▸ **Prompt**:
Copy the entire listing, down to the final line, exactly.

▸ **Records**:
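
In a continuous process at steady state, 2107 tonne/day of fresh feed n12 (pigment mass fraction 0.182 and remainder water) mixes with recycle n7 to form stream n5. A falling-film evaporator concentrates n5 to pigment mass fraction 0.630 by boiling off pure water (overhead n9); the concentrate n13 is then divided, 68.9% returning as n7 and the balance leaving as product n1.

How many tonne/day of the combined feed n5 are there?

Overall pigment balance (none leaves overhead): pigment in fresh feed = pigment in product, i.e. 2107×0.182 = (1−0.689)·n13·0.630.
n13 = 383.47/(0.630×0.311) = 1957.2 tonne/day.
Recycle n7 = 0.689×1957.2 = 1348.5 tonne/day.
Combined feed n5 = 2107 + 1348.5 = 3455.5 tonne/day.

3456 tonne/day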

▸ **Final answer**:
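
In a continuous process at steady state, 2107 tonne/day of fresh feed n12 (pigment mass fraction 0.182 and remainder water) mixes with recycle n7 to form stream n5. A falling-film evaporator concentrates n5 to pigment mass fraction 0.630 by boiling off pure water (overhead n9); the concentrate n13 is then divided, 68.9% returning as n7 and the balance leaving as product n1.

How many tonne/day of the combined feed n5 are there?

Overall pigment balance (none leaves overhead): pigment in fresh feed = pigment in product, i.e. 2107×0.182 = (1−0.689)·n13·0.630.
n13 = 383.47/(0.630×0.311) = 1957.2 tonne/day.
Recycle n7 = 0.689×1957.2 = 1348.5 tonne/day.
Combined feed n5 = 2107 + 1348.5 = 3455.5 tonne/day.

3456 tonne/day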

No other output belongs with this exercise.